▶ [Problem details] From first line to last, output the records below exactly.

▶ [Input material]
□ □ □ □
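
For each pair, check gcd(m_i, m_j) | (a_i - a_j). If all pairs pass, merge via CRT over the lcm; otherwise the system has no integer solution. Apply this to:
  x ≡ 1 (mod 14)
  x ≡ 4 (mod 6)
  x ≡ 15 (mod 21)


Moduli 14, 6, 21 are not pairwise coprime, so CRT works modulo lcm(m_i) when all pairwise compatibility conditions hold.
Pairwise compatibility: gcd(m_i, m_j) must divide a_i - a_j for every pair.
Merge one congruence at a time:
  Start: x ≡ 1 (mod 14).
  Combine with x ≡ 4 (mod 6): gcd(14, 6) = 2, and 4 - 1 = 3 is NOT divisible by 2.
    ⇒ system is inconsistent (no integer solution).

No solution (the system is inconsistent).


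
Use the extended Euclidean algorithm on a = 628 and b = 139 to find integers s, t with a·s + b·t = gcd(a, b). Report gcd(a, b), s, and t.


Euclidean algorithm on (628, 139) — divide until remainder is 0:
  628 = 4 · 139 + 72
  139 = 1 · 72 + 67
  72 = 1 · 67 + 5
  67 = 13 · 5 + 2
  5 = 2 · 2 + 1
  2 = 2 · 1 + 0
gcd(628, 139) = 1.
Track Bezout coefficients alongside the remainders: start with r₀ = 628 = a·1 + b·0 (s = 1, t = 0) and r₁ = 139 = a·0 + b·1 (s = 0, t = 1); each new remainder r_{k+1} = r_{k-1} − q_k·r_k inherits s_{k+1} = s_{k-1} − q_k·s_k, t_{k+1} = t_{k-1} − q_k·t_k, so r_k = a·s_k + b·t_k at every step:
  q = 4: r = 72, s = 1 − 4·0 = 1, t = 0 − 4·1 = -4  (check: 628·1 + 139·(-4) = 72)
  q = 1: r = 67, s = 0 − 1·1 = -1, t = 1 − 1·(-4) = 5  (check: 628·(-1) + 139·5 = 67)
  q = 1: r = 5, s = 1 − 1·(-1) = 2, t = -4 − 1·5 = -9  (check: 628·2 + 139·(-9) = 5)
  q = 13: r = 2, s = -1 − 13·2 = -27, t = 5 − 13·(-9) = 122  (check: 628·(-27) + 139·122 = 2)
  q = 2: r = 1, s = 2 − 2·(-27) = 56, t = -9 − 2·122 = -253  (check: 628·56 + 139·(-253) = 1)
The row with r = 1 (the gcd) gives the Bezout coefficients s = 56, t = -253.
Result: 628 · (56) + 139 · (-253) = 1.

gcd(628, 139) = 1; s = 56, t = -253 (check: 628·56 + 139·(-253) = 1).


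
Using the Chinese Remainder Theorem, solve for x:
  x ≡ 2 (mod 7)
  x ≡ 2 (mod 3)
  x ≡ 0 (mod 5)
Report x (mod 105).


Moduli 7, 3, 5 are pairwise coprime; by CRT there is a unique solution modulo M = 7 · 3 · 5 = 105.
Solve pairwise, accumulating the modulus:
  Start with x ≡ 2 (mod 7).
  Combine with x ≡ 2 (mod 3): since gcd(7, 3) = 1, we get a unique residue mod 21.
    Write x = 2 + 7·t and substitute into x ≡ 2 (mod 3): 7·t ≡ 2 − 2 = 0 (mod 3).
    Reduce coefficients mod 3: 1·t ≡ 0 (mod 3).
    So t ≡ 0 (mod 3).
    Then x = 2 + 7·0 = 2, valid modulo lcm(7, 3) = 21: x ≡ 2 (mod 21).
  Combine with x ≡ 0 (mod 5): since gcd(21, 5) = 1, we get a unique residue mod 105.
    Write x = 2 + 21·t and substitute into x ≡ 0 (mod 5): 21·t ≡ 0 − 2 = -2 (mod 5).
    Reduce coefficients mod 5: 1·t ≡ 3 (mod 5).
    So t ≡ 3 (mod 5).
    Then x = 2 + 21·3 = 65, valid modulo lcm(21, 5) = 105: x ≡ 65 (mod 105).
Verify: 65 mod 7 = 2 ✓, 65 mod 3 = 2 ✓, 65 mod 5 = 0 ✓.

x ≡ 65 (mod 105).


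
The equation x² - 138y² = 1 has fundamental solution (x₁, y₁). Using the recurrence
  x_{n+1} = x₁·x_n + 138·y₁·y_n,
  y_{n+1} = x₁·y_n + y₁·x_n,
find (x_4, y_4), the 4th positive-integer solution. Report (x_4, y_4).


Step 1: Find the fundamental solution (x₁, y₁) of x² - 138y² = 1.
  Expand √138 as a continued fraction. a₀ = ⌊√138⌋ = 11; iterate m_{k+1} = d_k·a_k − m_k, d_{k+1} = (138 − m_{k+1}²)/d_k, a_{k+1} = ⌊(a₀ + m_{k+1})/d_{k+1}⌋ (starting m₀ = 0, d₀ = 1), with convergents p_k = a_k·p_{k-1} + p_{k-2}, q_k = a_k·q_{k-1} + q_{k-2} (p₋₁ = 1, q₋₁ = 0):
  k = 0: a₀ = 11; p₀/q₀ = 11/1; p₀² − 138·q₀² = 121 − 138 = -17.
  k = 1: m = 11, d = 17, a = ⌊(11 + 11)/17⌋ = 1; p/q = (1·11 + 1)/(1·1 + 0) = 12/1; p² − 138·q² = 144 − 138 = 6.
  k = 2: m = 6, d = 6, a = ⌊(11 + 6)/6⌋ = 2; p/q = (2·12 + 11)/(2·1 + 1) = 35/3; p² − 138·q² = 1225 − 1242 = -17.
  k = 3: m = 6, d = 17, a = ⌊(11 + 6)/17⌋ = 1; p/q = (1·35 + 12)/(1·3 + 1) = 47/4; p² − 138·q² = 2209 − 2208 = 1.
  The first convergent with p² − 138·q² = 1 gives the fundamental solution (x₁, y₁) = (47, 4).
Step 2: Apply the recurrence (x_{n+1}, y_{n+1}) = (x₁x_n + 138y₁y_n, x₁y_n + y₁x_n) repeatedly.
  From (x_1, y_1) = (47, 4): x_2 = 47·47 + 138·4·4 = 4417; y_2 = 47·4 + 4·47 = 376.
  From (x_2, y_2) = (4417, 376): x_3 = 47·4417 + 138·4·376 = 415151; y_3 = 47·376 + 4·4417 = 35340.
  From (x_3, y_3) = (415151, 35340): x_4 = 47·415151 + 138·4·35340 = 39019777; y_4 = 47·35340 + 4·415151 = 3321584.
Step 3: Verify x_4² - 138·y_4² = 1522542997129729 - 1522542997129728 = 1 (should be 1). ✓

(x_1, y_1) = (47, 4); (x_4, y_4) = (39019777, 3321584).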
□ □ □ □
▶ [Finished exercise]
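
For each pair, check gcd(m_i, m_j) | (a_i - a_j). If all pairs pass, merge via CRT over the lcm; otherwise the system has no integer solution. Apply this to:
  x ≡ 1 (mod 14)
  x ≡ 4 (mod 6)
  x ≡ 15 (mod 21)


Moduli 14, 6, 21 are not pairwise coprime, so CRT works modulo lcm(m_i) when all pairwise compatibility conditions hold.
Pairwise compatibility: gcd(m_i, m_j) must divide a_i - a_j for every pair.
Merge one congruence at a time:
  Start: x ≡ 1 (mod 14).
  Combine with x ≡ 4 (mod 6): gcd(14, 6) = 2, and 4 - 1 = 3 is NOT divisible by 2.
    ⇒ system is inconsistent (no integer solution).

No solution (the system is inconsistent).


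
Use the extended Euclidean algorithm on a = 628 and b = 139 to find integers s, t with a·s + b·t = gcd(a, b). Report gcd(a, b), s, and t.


Euclidean algorithm on (628, 139) — divide until remainder is 0:
  628 = 4 · 139 + 72
  139 = 1 · 72 + 67
  72 = 1 · 67 + 5
  67 = 13 · 5 + 2
  5 = 2 · 2 + 1
  2 = 2 · 1 + 0
gcd(628, 139) = 1.
Track Bezout coefficients alongside the remainders: start with r₀ = 628 = a·1 + b·0 (s = 1, t = 0) and r₁ = 139 = a·0 + b·1 (s = 0, t = 1); each new remainder r_{k+1} = r_{k-1} − q_k·r_k inherits s_{k+1} = s_{k-1} − q_k·s_k, t_{k+1} = t_{k-1} − q_k·t_k, so r_k = a·s_k + b·t_k at every step:
  q = 4: r = 72, s = 1 − 4·0 = 1, t = 0 − 4·1 = -4  (check: 628·1 + 139·(-4) = 72)
  q = 1: r = 67, s = 0 − 1·1 = -1, t = 1 − 1·(-4) = 5  (check: 628·(-1) + 139·5 = 67)
  q = 1: r = 5, s = 1 − 1·(-1) = 2, t = -4 − 1·5 = -9  (check: 628·2 + 139·(-9) = 5)
  q = 13: r = 2, s = -1 − 13·2 = -27, t = 5 − 13·(-9) = 122  (check: 628·(-27) + 139·122 = 2)
  q = 2: r = 1, s = 2 − 2·(-27) = 56, t = -9 − 2·122 = -253  (check: 628·56 + 139·(-253) = 1)
The row with r = 1 (the gcd) gives the Bezout coefficients s = 56, t = -253.
Result: 628 · (56) + 139 · (-253) = 1.

gcd(628, 139) = 1; s = 56, t = -253 (check: 628·56 + 139·(-253) = 1).


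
Using the Chinese Remainder Theorem, solve for x:
  x ≡ 2 (mod 7)
  x ≡ 2 (mod 3)
  x ≡ 0 (mod 5)
Report x (mod 105).


Moduli 7, 3, 5 are pairwise coprime; by CRT there is a unique solution modulo M = 7 · 3 · 5 = 105.
Solve pairwise, accumulating the modulus:
  Start with x ≡ 2 (mod 7).
  Combine with x ≡ 2 (mod 3): since gcd(7, 3) = 1, we get a unique residue mod 21.
    Write x = 2 + 7·t and substitute into x ≡ 2 (mod 3): 7·t ≡ 2 − 2 = 0 (mod 3).
    Reduce coefficients mod 3: 1·t ≡ 0 (mod 3).
    So t ≡ 0 (mod 3).
    Then x = 2 + 7·0 = 2, valid modulo lcm(7, 3) = 21: x ≡ 2 (mod 21).
  Combine with x ≡ 0 (mod 5): since gcd(21, 5) = 1, we get a unique residue mod 105.
    Write x = 2 + 21·t and substitute into x ≡ 0 (mod 5): 21·t ≡ 0 − 2 = -2 (mod 5).
    Reduce coefficients mod 5: 1·t ≡ 3 (mod 5).
    So t ≡ 3 (mod 5).
    Then x = 2 + 21·3 = 65, valid modulo lcm(21, 5) = 105: x ≡ 65 (mod 105).
Verify: 65 mod 7 = 2 ✓, 65 mod 3 = 2 ✓, 65 mod 5 = 0 ✓.

x ≡ 65 (mod 105).


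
The equation x² - 138y² = 1 has fundamental solution (x₁, y₁). Using the recurrence
  x_{n+1} = x₁·x_n + 138·y₁·y_n,
  y_{n+1} = x₁·y_n + y₁·x_n,
find (x_4, y_4), the 4th positive-integer solution. Report (x_4, y_4).


Step 1: Find the fundamental solution (x₁, y₁) of x² - 138y² = 1.
  Expand √138 as a continued fraction. a₀ = ⌊√138⌋ = 11; iterate m_{k+1} = d_k·a_k − m_k, d_{k+1} = (138 − m_{k+1}²)/d_k, a_{k+1} = ⌊(a₀ + m_{k+1})/d_{k+1}⌋ (starting m₀ = 0, d₀ = 1), with convergents p_k = a_k·p_{k-1} + p_{k-2}, q_k = a_k·q_{k-1} + q_{k-2} (p₋₁ = 1, q₋₁ = 0):
  k = 0: a₀ = 11; p₀/q₀ = 11/1; p₀² − 138·q₀² = 121 − 138 = -17.
  k = 1: m = 11, d = 17, a = ⌊(11 + 11)/17⌋ = 1; p/q = (1·11 + 1)/(1·1 + 0) = 12/1; p² − 138·q² = 144 − 138 = 6.
  k = 2: m = 6, d = 6, a = ⌊(11 + 6)/6⌋ = 2; p/q = (2·12 + 11)/(2·1 + 1) = 35/3; p² − 138·q² = 1225 − 1242 = -17.
  k = 3: m = 6, d = 17, a = ⌊(11 + 6)/17⌋ = 1; p/q = (1·35 + 12)/(1·3 + 1) = 47/4; p² − 138·q² = 2209 − 2208 = 1.
  The first convergent with p² − 138·q² = 1 gives the fundamental solution (x₁, y₁) = (47, 4).
Step 2: Apply the recurrence (x_{n+1}, y_{n+1}) = (x₁x_n + 138y₁y_n, x₁y_n + y₁x_n) repeatedly.
  From (x_1, y_1) = (47, 4): x_2 = 47·47 + 138·4·4 = 4417; y_2 = 47·4 + 4·47 = 376.
  From (x_2, y_2) = (4417, 376): x_3 = 47·4417 + 138·4·376 = 415151; y_3 = 47·376 + 4·4417 = 35340.
  From (x_3, y_3) = (415151, 35340): x_4 = 47·415151 + 138·4·35340 = 39019777; y_4 = 47·35340 + 4·415151 = 3321584.
Step 3: Verify x_4² - 138·y_4² = 1522542997129729 - 1522542997129728 = 1 (should be 1). ✓

(x_1, y_1) = (47, 4); (x_4, y_4) = (39019777, 3321584).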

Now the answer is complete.